§ Description of the task
Make an exact copy of the entries that come next.
═══ Supplied data
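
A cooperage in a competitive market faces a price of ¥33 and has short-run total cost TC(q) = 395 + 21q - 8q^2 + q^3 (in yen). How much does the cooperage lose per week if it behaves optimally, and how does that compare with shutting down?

AVC = 21 - 8q + q^2 has its minimum ¥5 at q = 4; price ¥33 clears that bar, so the firm operates.
MC = 21 - 16q + 3q^2. Setting P = MC and taking the root on the rising branch gives q* = 6.
TR = 33·6 = 198. TC = 395 + 54 = 449. Profit = 198 − 449 = -¥251.
That loss of ¥251 beats the ¥395 the firm would lose by shutting down; producing recovers ¥144 of fixed cost.

Profit = -¥251 at q = 6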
══════
§ Result of this exercise
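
A cooperage in a competitive market faces a price of ¥33 and has short-run total cost TC(q) = 395 + 21q - 8q^2 + q^3 (in yen). How much does the cooperage lose per week if it behaves optimally, and how does that compare with shutting down?

AVC = 21 - 8q + q^2 has its minimum ¥5 at q = 4; price ¥33 clears that bar, so the firm operates.
MC = 21 - 16q + 3q^2. Setting P = MC and taking the root on the rising branch gives q* = 6.
TR = 33·6 = 198. TC = 395 + 54 = 449. Profit = 198 − 449 = -¥251.
That loss of ¥251 beats the ¥395 the firm would lose by shutting down; producing recovers ¥144 of fixed cost.

Profit = -¥251 at q = 6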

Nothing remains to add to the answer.